• _RECORD EXTRACTS_

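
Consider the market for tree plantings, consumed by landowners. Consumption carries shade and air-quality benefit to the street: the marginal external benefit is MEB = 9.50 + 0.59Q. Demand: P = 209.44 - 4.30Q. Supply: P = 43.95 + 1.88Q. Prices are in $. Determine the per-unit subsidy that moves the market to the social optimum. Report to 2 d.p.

subsidy = $27.97 per unit

Social marginal benefit = demand + MEB = 218.94 - 3.71Q.
Set SMB = MC: 218.94 - 3.71Q = 43.95 + 1.88Q → Q* = 31.3041.
The Pigouvian subsidy equals MEB at Q*: 9.50 + 0.59×31.3041 = 27.9694.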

• _EXERCISE REQUIREMENTS_
Reproduce every line of the data so that nothing differs from the original.

• _SOLVED EXERCISE_
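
Consider the market for tree plantings, consumed by landowners. Consumption carries shade and air-quality benefit to the street: the marginal external benefit is MEB = 9.50 + 0.59Q. Demand: P = 209.44 - 4.30Q. Supply: P = 43.95 + 1.88Q. Prices are in $. Determine the per-unit subsidy that moves the market to the social optimum. Report to 2 d.p.

subsidy = $27.97 per unit

Social marginal benefit = demand + MEB = 218.94 - 3.71Q.
Set SMB = MC: 218.94 - 3.71Q = 43.95 + 1.88Q → Q* = 31.3041.
The Pigouvian subsidy equals MEB at Q*: 9.50 + 0.59×31.3041 = 27.9694.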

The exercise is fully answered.